[Opening DATA RECORDS section]

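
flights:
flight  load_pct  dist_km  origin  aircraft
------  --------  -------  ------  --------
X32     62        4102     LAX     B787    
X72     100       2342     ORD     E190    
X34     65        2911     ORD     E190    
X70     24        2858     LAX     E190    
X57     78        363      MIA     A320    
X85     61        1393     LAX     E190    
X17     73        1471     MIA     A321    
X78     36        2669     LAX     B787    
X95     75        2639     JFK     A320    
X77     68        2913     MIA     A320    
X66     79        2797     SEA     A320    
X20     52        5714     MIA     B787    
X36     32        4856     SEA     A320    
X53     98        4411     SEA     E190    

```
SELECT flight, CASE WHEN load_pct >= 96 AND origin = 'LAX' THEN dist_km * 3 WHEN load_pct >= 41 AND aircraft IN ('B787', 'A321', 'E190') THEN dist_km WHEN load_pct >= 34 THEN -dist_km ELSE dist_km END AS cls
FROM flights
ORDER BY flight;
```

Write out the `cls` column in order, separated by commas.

flight=X17: load_pct >= 41 AND aircraft IN ('B787', 'A321', 'E190') → 1471
flight=X20: load_pct >= 41 AND aircraft IN ('B787', 'A321', 'E190') → 5714
flight=X32: load_pct >= 41 AND aircraft IN ('B787', 'A321', 'E190') → 4102
flight=X34: load_pct >= 41 AND aircraft IN ('B787', 'A321', 'E190') → 2911
flight=X36: ELSE → 4856
flight=X53: load_pct >= 41 AND aircraft IN ('B787', 'A321', 'E190') → 4411
flight=X57: load_pct >= 34 → -363
flight=X66: load_pct >= 34 → -2797
flight=X70: ELSE → 2858
flight=X72: load_pct >= 41 AND aircraft IN ('B787', 'A321', 'E190') → 2342
flight=X77: load_pct >= 34 → -2913
flight=X78: load_pct >= 34 → -2669
flight=X85: load_pct >= 41 AND aircraft IN ('B787', 'A321', 'E190') → 1393
flight=X95: load_pct >= 34 → -2639

1471, 5714, 4102, 2911, 4856, 4411, -363, -2797, 2858, 2342, -2913, -2669, 1393, -2639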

[Closing DATA RECORDS section]

What is needed here is how many lines of the entries contain "origin"; give that number alone.

2